### Dataset excerpts
==============================

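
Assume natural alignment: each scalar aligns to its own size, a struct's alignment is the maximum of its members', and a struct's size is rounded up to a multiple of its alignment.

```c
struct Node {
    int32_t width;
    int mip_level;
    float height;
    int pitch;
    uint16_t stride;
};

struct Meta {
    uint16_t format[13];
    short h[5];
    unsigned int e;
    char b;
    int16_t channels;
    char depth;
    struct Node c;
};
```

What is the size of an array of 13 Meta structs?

Node: @0: width [4B, align 4] → 4; @4: mip_level [4B, align 4] → 8; @8: height [4B, align 4] → 12; @12: pitch [4B, align 4] → 16; @16: stride [2B, align 2] → 18; +2 tail pad (align 4); size 20, align 4
@0: format [26B, align 2] → 26
@26: h [10B, align 2] → 36
@36: e [4B, align 4] → 40
@40: b [1B, align 1] → 41
+1 pad (align 2)
@42: channels [2B, align 2] → 44
@44: depth [1B, align 1] → 45
+3 pad (align 4)
@48: c [20B, align 4] → 68
size 68, align 4
array of 13: 13 × 68 = 884

884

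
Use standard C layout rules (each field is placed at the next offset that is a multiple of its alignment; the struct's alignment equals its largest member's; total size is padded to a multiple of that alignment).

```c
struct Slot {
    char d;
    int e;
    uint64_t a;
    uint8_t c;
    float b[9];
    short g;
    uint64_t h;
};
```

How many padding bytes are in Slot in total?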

==============================

### What you are asked to do
A single figure answers this: how many lines of the material hold "alignment".

### Result of the task
2